::: MATERIAL SHOWN

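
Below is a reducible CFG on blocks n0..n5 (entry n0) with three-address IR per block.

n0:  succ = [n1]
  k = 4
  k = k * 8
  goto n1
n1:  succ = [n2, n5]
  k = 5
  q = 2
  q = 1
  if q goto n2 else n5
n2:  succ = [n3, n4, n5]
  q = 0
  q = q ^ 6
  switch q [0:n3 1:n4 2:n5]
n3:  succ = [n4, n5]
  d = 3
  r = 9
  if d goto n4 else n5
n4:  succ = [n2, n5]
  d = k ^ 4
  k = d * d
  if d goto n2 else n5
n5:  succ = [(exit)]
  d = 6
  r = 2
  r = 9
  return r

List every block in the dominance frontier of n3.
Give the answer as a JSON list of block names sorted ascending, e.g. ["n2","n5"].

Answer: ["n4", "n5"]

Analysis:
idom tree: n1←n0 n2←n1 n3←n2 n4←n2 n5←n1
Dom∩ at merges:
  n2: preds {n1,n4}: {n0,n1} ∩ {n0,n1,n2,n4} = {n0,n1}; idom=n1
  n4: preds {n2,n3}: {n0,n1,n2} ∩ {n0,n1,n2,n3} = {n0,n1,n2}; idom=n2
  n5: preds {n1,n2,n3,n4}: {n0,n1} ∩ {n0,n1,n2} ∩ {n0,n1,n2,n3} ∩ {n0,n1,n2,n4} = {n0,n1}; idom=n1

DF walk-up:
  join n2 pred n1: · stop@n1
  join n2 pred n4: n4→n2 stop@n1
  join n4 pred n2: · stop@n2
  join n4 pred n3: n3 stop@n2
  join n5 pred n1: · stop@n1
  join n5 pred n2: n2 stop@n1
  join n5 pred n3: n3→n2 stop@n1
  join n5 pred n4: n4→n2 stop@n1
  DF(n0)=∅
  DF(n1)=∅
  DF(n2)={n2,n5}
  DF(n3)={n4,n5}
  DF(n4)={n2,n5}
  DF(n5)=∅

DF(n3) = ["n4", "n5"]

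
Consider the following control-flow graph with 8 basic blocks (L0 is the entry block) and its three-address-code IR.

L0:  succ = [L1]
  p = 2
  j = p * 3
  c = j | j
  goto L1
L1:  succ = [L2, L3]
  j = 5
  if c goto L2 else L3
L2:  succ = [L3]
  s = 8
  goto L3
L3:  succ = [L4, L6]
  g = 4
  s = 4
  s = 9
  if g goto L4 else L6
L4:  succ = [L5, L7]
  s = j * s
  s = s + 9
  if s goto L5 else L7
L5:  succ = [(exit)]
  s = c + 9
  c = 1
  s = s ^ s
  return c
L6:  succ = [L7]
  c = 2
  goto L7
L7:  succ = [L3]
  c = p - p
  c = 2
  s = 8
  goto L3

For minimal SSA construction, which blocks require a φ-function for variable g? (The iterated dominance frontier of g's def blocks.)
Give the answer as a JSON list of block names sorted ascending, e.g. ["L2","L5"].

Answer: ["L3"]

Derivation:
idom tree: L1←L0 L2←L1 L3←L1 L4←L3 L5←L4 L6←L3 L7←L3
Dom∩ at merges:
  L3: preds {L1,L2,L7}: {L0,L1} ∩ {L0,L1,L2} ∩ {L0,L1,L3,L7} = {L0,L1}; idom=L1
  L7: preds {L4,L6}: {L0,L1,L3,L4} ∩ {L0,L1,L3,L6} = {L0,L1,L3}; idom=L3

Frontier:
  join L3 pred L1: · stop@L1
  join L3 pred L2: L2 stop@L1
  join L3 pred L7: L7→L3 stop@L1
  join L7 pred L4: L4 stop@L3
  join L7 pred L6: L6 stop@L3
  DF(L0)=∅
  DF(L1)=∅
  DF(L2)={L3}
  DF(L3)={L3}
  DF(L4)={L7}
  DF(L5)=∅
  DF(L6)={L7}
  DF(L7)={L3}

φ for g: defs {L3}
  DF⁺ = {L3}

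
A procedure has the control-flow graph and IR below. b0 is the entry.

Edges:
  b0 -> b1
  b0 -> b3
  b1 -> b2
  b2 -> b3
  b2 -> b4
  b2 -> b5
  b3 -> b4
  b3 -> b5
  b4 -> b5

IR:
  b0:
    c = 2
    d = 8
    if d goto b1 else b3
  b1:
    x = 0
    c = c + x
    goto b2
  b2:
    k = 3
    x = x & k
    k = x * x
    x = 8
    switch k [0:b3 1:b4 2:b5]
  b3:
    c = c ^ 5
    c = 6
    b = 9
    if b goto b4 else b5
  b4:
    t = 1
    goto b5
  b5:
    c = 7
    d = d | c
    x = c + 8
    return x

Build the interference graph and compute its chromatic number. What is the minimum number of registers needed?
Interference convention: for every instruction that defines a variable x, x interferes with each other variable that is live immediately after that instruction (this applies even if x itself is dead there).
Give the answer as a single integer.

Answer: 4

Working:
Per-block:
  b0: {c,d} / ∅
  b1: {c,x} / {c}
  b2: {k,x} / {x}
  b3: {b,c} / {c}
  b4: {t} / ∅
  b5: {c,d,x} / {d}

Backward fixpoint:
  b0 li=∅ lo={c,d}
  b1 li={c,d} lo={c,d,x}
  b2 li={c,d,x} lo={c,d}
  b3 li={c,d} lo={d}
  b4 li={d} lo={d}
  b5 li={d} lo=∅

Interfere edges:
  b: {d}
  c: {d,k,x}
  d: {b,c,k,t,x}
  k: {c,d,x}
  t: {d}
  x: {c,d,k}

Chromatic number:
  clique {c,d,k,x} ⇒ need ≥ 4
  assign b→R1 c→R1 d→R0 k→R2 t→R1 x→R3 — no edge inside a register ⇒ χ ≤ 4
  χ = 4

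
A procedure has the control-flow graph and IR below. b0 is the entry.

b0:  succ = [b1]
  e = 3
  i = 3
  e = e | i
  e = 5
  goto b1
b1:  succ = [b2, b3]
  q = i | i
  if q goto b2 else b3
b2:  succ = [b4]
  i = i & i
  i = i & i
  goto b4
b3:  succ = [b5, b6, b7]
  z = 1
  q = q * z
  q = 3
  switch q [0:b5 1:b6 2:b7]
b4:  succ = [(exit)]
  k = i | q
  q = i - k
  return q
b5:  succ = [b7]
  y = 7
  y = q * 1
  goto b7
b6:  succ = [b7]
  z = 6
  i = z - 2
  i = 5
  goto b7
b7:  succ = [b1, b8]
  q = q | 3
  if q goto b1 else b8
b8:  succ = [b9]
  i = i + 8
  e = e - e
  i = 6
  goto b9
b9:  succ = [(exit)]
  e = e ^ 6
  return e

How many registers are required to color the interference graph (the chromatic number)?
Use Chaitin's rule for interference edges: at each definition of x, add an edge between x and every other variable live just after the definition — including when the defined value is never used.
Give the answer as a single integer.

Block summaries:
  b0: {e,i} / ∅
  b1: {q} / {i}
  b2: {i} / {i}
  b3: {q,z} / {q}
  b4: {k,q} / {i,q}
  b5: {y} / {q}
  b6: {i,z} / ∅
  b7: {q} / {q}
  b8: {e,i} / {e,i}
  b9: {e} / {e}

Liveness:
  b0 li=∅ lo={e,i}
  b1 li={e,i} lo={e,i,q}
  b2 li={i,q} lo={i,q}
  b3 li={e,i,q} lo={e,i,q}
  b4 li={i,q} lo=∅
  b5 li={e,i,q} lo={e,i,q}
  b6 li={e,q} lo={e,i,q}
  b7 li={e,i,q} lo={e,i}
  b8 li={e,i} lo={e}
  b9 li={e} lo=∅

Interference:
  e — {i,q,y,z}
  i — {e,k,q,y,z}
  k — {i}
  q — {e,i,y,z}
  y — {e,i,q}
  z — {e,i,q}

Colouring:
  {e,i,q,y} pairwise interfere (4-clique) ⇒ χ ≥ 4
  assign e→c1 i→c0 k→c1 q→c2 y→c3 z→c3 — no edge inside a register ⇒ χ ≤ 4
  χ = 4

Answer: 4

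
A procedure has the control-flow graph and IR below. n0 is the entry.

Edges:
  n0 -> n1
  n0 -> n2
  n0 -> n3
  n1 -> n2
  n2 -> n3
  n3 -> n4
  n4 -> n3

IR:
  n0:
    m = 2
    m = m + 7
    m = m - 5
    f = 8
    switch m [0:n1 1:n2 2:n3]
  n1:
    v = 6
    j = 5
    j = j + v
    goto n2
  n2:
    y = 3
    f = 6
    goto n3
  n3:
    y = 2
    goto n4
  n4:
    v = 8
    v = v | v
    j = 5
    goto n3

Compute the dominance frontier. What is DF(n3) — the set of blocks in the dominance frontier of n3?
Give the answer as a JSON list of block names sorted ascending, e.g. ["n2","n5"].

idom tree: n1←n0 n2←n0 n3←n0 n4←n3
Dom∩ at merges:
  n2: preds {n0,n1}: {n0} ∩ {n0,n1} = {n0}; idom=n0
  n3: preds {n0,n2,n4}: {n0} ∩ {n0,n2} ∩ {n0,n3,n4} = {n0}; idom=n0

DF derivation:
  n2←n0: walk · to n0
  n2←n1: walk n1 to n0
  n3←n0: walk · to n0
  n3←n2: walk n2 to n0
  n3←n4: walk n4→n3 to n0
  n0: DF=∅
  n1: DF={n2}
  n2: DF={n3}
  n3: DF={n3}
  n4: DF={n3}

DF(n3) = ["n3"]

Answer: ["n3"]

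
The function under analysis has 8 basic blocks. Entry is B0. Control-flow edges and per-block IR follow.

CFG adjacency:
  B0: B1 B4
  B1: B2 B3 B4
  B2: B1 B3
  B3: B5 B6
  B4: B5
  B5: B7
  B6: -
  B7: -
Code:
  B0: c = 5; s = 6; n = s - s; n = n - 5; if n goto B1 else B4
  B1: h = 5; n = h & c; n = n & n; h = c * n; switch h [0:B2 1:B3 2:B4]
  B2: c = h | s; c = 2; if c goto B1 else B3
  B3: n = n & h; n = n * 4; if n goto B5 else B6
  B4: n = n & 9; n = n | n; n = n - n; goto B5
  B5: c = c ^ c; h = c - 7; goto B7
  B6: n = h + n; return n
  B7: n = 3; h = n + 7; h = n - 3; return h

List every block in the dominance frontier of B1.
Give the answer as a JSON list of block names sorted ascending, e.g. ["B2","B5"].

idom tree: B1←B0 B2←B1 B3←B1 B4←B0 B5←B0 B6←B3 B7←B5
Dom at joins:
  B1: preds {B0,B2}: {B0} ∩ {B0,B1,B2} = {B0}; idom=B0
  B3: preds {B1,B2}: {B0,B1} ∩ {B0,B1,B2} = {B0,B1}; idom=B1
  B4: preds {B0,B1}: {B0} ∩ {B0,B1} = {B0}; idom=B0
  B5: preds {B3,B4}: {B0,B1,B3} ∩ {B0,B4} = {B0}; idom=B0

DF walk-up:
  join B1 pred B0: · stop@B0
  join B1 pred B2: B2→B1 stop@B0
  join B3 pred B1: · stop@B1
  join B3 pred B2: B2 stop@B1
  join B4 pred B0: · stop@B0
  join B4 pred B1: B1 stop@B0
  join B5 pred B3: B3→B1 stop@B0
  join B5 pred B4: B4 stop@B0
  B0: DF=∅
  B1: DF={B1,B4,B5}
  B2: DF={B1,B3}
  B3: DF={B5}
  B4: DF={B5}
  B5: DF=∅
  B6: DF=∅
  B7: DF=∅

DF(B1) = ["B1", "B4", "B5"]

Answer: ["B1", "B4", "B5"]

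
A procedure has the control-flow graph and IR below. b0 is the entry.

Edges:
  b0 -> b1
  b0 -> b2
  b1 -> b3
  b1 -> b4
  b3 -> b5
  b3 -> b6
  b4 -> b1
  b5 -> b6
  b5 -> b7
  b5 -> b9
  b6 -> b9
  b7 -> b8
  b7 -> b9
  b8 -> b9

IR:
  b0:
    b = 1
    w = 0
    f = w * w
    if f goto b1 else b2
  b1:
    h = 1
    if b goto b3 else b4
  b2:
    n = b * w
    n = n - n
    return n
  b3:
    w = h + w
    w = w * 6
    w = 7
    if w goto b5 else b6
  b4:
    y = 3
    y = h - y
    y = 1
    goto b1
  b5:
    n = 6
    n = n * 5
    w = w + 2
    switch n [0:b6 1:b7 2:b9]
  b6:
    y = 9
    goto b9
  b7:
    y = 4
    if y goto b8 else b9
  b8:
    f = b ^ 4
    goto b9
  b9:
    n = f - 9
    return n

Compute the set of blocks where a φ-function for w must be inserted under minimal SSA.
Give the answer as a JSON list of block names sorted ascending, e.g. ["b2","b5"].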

::::::

■ **WHAT IS NEEDED**
Could you output, exactly and with nothing else, the lines from the start of the records through the line containing "List every block in the dominance frontier of n3."?

■ **ANSWER SECTION**
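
Below is a reducible CFG on blocks n0..n5 (entry n0) with three-address IR per block.

n0:  succ = [n1]
  k = 4
  k = k * 8
  goto n1
n1:  succ = [n2, n5]
  k = 5
  q = 2
  q = 1
  if q goto n2 else n5
n2:  succ = [n3, n4, n5]
  q = 0
  q = q ^ 6
  switch q [0:n3 1:n4 2:n5]
n3:  succ = [n4, n5]
  d = 3
  r = 9
  if d goto n4 else n5
n4:  succ = [n2, n5]
  d = k ^ 4
  k = d * d
  if d goto n2 else n5
n5:  succ = [(exit)]
  d = 6
  r = 2
  r = 9
  return r

List every block in the dominance frontier of n3.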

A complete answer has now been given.